**Task prompt**.
In the records below, find the line containing "At 25 °C a galvanic", then extract that line and all subsequent lines exactly, leaving out everything else.

**Records**.
Content starts
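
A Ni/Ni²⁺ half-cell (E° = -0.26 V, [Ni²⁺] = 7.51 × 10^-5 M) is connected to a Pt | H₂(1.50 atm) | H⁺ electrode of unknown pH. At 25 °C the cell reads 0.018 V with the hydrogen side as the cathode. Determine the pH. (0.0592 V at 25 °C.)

pH = 6.06

E°_cell = 0.26 V and n = 2.
log Q = n(E° − E)/0.0592 = 2×(0.26 − 0.018)/0.0592 = 8.176.
With Q = [Ni²⁺]·P(H₂) / [H⁺]^2, solving for [H⁺] gives log[H⁺] = -6.062, so pH = 6.06.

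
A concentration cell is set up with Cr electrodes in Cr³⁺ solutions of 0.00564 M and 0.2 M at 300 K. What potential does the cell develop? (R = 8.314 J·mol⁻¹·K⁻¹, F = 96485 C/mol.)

Both half-cells are Cr³⁺/Cr, so E°_cell = 0. The concentrated side is the cathode; the cell reaction moves Cr³⁺ from high to low concentration with n = 3.
Q = [Cr³⁺]_dilute/[Cr³⁺]_conc = 0.00564/0.2 = 0.0282.
E = 0 − (RT/nF) ln Q = −((8.314×300)/(3×96485))(-3.568) = 0.0307 V.

0.031 V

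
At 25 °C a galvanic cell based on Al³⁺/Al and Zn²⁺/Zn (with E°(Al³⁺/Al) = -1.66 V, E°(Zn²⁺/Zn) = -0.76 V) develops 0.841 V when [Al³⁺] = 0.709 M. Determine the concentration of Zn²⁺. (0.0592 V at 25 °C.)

0.0081 M

From the Nernst equation, log Q = n(E° − E)/0.0592 = 6(0.90 − 0.841)/0.0592 = 5.980, so Q = 9.54 × 10^5.
With Q = [Al³⁺]^2/[Zn²⁺]^3 and the known concentrations, [Zn²⁺]^3 in the denominator gives [Zn²⁺] = 0.0081 M.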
Content ends
**Written answer**.
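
At 25 °C a galvanic cell based on Al³⁺/Al and Zn²⁺/Zn (with E°(Al³⁺/Al) = -1.66 V, E°(Zn²⁺/Zn) = -0.76 V) develops 0.841 V when [Al³⁺] = 0.709 M. Determine the concentration of Zn²⁺. (0.0592 V at 25 °C.)

0.0081 M

From the Nernst equation, log Q = n(E° − E)/0.0592 = 6(0.90 − 0.841)/0.0592 = 5.980, so Q = 9.54 × 10^5.
With Q = [Al³⁺]^2/[Zn²⁺]^3 and the known concentrations, [Zn²⁺]^3 in the denominator gives [Zn²⁺] = 0.0081 M.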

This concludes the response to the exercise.